WHAT IS EXPECTED: Return exactly the final stretch of the records below, opening with the line that contains "C raises to 62." and closing with the last line.

EXTRACTED INFORMATION:
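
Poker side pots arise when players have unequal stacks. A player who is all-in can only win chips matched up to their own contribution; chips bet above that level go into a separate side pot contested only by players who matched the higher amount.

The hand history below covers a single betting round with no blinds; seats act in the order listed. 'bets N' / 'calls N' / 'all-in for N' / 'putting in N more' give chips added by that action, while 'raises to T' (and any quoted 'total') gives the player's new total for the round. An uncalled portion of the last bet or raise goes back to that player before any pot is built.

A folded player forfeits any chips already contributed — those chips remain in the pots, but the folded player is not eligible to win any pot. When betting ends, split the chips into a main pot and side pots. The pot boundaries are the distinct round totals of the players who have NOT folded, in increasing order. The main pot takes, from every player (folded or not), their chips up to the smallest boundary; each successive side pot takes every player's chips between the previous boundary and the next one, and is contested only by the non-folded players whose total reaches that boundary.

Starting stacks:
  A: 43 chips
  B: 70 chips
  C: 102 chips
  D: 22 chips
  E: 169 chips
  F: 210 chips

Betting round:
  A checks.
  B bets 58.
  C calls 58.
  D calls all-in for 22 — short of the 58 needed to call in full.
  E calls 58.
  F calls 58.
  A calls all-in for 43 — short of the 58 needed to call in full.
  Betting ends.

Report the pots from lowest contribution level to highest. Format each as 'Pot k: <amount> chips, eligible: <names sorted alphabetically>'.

Contributions: A=43, B=58, C=58, D=22, E=58, F=58
Pot levels (distinct totals of non-folded players): 22, 43, 58
Layer 1-22: 22 each from A, B, C, D, E, F = 22*6 = 132 chips; eligible A, B, C, D, E, F
Layer 23-43: 21 each from A, B, C, E, F = 21*5 = 105 chips; eligible A, B, C, E, F
Layer 44-58: 15 each from B, C, E, F = 15*4 = 60 chips; eligible B, C, E, F

Pot 1: 132 chips, eligible: A, B, C, D, E, F
Pot 2: 105 chips, eligible: A, B, C, E, F
Pot 3: 60 chips, eligible: B, C, E, F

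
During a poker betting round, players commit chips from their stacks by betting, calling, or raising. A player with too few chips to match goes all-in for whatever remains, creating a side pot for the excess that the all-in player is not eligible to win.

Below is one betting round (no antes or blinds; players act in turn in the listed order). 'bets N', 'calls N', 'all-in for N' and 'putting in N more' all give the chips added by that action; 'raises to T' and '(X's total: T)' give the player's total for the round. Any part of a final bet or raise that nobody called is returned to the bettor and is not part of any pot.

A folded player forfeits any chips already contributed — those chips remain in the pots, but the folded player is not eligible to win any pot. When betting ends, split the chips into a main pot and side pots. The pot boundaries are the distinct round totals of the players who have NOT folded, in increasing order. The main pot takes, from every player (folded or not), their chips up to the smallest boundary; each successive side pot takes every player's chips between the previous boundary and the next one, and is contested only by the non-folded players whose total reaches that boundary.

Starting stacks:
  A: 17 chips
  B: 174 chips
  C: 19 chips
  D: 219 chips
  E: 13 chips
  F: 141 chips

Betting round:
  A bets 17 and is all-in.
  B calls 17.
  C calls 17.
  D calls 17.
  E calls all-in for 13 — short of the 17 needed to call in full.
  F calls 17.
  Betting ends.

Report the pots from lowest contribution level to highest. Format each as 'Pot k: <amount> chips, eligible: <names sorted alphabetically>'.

Contributions: A=17, B=17, C=17, D=17, E=13, F=17
Pot levels (distinct totals of non-folded players): 13, 17
Layer 1-13: 13 each from A, B, C, D, E, F = 13*6 = 78 chips; eligible A, B, C, D, E, F
Layer 14-17: 4 each from A, B, C, D, F = 4*5 = 20 chips; eligible A, B, C, D, F

Pot 1: 78 chips, eligible: A, B, C, D, E, F
Pot 2: 20 chips, eligible: A, B, C, D, F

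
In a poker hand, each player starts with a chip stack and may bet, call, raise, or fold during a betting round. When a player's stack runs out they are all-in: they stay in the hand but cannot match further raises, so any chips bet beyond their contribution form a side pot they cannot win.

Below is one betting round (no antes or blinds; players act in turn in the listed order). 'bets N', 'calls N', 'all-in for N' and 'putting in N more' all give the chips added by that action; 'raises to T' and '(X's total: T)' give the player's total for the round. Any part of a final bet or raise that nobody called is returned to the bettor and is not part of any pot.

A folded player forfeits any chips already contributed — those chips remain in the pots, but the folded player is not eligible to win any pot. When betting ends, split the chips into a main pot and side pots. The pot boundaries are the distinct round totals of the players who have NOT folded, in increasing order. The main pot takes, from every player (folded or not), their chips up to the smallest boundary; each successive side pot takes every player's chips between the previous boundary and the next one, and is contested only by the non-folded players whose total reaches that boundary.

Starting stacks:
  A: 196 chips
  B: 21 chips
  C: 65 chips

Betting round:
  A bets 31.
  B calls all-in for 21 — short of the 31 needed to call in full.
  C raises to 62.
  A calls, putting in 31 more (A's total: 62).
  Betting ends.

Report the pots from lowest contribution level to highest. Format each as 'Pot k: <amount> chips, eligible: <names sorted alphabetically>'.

Pot 1: 63 chips, eligible: A, B, C
Pot 2: 82 chips, eligible: A, C

Derivation:
Contributions: A=62, B=21, C=62
Pot levels (distinct totals of non-folded players): 21, 62
Layer 1-21: 21 each from A, B, C = 21*3 = 63 chips; eligible A, B, C
Layer 22-62: 41 each from A, C = 41*2 = 82 chips; eligible A, C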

TASK RESPONSE:
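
  C raises to 62.
  A calls, putting in 31 more (A's total: 62).
  Betting ends.

Report the pots from lowest contribution level to highest. Format each as 'Pot k: <amount> chips, eligible: <names sorted alphabetically>'.

Pot 1: 63 chips, eligible: A, B, C
Pot 2: 82 chips, eligible: A, C

Derivation:
Contributions: A=62, B=21, C=62
Pot levels (distinct totals of non-folded players): 21, 62
Layer 1-21: 21 each from A, B, C = 21*3 = 63 chips; eligible A, B, C
Layer 22-62: 41 each from A, C = 41*2 = 82 chips; eligible A, C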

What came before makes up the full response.